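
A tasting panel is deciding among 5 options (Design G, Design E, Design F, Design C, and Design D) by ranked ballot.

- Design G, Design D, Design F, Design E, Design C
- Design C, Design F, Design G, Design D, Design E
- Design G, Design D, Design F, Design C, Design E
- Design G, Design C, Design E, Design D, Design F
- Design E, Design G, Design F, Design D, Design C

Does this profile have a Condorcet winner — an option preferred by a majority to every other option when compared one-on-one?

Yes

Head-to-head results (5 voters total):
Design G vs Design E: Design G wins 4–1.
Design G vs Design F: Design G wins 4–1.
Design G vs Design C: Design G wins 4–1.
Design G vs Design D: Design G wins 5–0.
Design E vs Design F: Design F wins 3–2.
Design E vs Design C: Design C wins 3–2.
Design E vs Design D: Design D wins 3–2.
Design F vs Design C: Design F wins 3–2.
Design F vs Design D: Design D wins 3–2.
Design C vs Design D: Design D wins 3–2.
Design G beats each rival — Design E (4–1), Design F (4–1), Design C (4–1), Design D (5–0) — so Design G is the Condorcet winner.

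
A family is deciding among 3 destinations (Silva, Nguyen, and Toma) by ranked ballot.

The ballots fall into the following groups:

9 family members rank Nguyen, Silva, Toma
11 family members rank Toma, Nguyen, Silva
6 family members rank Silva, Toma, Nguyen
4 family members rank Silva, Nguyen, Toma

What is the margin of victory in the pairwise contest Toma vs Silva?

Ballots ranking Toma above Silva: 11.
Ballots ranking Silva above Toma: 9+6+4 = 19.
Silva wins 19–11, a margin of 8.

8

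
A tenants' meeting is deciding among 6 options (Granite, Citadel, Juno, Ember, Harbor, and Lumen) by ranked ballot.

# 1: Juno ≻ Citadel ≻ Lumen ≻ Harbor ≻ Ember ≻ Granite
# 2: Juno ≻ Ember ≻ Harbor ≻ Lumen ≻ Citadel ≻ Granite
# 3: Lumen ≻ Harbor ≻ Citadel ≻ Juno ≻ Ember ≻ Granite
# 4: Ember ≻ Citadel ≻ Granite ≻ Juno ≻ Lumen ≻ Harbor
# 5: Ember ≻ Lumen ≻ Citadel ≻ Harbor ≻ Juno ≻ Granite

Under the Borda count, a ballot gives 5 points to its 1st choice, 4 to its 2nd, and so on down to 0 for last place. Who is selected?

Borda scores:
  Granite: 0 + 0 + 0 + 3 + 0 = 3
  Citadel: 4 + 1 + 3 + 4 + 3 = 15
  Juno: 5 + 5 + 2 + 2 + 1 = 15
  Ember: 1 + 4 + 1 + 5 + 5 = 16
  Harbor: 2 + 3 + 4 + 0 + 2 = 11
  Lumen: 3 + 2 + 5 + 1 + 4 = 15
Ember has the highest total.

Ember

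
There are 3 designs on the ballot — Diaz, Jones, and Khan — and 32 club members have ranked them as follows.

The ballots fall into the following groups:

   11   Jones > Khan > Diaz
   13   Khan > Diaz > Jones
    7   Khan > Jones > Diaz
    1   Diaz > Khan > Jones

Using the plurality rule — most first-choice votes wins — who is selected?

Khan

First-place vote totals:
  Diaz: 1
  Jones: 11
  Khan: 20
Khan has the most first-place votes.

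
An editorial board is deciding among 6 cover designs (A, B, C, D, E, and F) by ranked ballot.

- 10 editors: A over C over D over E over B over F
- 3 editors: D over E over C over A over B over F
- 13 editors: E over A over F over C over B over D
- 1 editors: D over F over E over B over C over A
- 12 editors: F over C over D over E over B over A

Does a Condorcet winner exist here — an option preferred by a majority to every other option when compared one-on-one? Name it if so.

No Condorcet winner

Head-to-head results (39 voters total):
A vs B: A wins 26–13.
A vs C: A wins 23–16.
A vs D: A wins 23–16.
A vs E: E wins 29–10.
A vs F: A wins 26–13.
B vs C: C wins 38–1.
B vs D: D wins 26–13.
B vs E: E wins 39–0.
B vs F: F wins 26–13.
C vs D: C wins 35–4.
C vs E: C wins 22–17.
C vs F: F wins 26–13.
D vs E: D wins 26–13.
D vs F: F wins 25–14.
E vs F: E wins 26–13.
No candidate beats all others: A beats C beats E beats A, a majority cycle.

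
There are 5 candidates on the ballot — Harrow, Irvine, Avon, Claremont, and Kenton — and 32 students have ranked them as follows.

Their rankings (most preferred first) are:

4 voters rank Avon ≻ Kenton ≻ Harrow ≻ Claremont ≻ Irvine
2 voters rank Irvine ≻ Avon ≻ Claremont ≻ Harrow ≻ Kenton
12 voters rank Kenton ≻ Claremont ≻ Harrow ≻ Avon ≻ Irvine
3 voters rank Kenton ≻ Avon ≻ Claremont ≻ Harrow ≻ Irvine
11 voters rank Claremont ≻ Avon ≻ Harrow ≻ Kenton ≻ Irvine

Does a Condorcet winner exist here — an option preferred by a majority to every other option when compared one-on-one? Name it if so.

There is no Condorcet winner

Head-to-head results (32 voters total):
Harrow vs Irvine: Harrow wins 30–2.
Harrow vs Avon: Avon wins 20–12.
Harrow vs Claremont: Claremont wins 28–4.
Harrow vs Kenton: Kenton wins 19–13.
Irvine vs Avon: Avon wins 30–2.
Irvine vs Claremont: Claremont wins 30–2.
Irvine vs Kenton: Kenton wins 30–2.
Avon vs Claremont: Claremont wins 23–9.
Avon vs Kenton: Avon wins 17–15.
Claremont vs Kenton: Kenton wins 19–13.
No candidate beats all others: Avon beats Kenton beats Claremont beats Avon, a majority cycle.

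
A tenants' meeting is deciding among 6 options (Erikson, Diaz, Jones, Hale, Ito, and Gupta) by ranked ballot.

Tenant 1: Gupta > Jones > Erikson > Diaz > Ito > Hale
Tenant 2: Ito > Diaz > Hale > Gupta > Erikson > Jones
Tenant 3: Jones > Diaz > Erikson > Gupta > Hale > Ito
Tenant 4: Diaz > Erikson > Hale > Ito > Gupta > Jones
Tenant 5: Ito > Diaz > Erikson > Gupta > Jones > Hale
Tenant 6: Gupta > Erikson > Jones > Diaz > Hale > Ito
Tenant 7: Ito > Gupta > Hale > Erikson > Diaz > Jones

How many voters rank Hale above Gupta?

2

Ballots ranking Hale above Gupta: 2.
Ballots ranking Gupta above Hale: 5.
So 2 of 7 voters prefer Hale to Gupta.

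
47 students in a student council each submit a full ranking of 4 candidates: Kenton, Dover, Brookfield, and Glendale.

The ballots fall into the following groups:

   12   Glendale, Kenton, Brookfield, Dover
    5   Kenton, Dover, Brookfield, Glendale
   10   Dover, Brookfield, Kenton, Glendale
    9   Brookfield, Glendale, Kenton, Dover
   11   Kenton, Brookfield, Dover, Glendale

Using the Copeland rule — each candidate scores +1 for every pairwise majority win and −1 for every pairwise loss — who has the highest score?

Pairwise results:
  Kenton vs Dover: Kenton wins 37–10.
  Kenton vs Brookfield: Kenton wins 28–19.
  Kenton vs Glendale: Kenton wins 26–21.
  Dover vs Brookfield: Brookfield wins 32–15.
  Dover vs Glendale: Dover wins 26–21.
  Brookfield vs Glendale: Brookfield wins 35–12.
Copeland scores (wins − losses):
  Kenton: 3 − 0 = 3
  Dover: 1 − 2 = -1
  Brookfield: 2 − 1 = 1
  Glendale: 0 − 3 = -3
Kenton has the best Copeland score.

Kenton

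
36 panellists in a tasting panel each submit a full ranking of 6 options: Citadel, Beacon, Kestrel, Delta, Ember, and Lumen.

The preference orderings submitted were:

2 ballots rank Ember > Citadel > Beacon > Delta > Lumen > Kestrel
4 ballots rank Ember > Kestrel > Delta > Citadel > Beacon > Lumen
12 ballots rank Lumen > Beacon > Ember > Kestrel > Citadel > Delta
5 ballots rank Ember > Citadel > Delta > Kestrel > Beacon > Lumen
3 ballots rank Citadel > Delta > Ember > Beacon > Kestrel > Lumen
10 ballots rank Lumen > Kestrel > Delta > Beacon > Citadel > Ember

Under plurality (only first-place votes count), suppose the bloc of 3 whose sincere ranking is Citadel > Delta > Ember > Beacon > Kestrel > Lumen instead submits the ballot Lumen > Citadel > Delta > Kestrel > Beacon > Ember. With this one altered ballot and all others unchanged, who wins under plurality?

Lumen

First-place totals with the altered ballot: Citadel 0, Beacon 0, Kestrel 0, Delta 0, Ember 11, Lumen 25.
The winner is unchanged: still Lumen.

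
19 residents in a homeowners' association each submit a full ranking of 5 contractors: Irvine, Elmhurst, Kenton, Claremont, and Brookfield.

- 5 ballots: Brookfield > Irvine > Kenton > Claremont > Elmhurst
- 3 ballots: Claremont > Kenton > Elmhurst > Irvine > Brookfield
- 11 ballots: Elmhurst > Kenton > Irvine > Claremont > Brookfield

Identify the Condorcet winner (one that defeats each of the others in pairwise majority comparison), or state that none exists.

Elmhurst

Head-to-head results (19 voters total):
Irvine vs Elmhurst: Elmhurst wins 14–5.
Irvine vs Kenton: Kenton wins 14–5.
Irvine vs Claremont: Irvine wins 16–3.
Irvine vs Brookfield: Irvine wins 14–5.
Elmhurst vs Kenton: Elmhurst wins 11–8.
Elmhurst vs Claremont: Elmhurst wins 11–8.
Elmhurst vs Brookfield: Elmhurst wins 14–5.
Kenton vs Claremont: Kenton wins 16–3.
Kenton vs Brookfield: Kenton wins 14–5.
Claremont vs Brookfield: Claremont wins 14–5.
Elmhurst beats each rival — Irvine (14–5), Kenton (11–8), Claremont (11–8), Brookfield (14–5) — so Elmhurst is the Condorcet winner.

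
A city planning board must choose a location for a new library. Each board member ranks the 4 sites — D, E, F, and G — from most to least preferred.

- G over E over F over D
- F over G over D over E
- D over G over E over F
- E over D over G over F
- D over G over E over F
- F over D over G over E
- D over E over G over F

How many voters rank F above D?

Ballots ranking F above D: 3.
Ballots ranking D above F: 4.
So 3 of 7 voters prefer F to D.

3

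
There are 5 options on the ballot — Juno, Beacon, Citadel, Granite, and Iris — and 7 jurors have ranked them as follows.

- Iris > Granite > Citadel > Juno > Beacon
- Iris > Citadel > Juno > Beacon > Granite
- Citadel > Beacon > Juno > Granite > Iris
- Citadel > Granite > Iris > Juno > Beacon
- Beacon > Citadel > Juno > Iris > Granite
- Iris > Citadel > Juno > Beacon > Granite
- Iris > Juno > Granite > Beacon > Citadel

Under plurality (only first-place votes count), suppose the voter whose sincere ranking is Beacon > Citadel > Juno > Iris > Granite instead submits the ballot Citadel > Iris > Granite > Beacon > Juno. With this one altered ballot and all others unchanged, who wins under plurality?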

------

*Problem to work on*
Within the material above, extract exactly the lines that start at the line containing "19 residents in" and stop after the line containing "- Iris > Granite > Citadel > Juno > Beacon", and only those.

*Answer box*
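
19 residents in a homeowners' association each submit a full ranking of 5 contractors: Irvine, Elmhurst, Kenton, Claremont, and Brookfield.

- 5 ballots: Brookfield > Irvine > Kenton > Claremont > Elmhurst
- 3 ballots: Claremont > Kenton > Elmhurst > Irvine > Brookfield
- 11 ballots: Elmhurst > Kenton > Irvine > Claremont > Brookfield

Identify the Condorcet winner (one that defeats each of the others in pairwise majority comparison), or state that none exists.

Elmhurst

Head-to-head results (19 voters total):
Irvine vs Elmhurst: Elmhurst wins 14–5.
Irvine vs Kenton: Kenton wins 14–5.
Irvine vs Claremont: Irvine wins 16–3.
Irvine vs Brookfield: Irvine wins 14–5.
Elmhurst vs Kenton: Elmhurst wins 11–8.
Elmhurst vs Claremont: Elmhurst wins 11–8.
Elmhurst vs Brookfield: Elmhurst wins 14–5.
Kenton vs Claremont: Kenton wins 16–3.
Kenton vs Brookfield: Kenton wins 14–5.
Claremont vs Brookfield: Claremont wins 14–5.
Elmhurst beats each rival — Irvine (14–5), Kenton (11–8), Claremont (11–8), Brookfield (14–5) — so Elmhurst is the Condorcet winner.

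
A city planning board must choose a location for a new library. Each board member ranks the 4 sites — D, E, F, and G — from most to least preferred.

- G over E over F over D
- F over G over D over E
- D over G over E over F
- E over D over G over F
- D over G over E over F
- F over D over G over E
- D over E over G over F

How many voters rank F above D?

Ballots ranking F above D: 3.
Ballots ranking D above F: 4.
So 3 of 7 voters prefer F to D.

3

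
There are 5 options on the ballot — Juno, Beacon, Citadel, Granite, and Iris — and 7 jurors have ranked them as follows.

- Iris > Granite > Citadel > Juno > Beacon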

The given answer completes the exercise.